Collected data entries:

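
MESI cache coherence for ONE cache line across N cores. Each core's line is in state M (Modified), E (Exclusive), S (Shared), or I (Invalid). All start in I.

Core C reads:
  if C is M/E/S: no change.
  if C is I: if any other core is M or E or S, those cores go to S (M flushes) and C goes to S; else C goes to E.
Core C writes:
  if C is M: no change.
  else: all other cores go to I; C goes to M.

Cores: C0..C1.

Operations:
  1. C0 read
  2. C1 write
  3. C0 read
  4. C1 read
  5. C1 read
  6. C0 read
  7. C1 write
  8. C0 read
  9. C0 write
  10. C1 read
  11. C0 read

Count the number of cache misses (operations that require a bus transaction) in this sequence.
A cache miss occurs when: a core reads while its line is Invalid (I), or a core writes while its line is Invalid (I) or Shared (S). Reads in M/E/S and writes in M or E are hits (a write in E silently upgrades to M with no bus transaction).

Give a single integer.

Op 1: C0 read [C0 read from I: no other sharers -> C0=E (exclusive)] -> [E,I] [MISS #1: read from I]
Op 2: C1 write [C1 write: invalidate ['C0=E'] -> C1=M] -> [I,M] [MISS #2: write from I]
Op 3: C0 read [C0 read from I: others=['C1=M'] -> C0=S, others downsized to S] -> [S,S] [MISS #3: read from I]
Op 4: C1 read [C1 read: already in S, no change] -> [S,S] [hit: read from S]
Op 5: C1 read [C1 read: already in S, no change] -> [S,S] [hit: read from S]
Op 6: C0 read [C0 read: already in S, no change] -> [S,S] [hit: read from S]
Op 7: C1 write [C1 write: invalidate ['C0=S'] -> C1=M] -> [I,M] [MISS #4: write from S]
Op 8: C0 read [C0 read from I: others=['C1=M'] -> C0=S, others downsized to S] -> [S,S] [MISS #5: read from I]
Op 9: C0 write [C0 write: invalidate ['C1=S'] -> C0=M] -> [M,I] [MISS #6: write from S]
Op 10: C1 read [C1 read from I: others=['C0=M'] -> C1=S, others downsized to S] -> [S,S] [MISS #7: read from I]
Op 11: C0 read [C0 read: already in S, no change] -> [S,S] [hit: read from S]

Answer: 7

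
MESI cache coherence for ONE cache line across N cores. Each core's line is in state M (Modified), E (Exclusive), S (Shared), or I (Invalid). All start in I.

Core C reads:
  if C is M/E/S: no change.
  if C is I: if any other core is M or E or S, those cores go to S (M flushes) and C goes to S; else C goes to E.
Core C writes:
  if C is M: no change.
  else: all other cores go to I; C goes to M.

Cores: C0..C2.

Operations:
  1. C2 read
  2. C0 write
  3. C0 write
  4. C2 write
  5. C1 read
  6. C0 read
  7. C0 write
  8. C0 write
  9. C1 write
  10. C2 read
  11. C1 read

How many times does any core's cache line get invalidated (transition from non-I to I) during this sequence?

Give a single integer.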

==

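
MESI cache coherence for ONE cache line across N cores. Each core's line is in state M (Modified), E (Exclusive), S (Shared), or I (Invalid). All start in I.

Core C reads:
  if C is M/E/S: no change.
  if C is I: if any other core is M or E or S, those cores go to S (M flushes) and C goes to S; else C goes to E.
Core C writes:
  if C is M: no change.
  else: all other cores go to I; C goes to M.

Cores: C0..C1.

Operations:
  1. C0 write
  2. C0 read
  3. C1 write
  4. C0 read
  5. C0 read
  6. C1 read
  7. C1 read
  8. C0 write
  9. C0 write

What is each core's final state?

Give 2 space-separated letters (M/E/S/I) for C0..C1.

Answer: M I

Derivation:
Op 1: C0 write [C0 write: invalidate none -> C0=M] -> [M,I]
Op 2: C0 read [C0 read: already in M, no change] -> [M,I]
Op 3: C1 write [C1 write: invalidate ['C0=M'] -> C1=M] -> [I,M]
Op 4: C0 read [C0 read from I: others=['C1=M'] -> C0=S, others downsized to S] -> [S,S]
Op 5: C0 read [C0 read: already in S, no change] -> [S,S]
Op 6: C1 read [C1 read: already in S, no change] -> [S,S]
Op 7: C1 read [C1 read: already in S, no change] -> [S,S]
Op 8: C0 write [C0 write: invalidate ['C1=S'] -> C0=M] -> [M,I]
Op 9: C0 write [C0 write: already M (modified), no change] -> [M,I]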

*WHAT YOU NEED TO DO*. Write down how many lines of the data above carry the word "transaction". Nothing else belongs in the answer.

*EXPECTED OUTPUT*. 2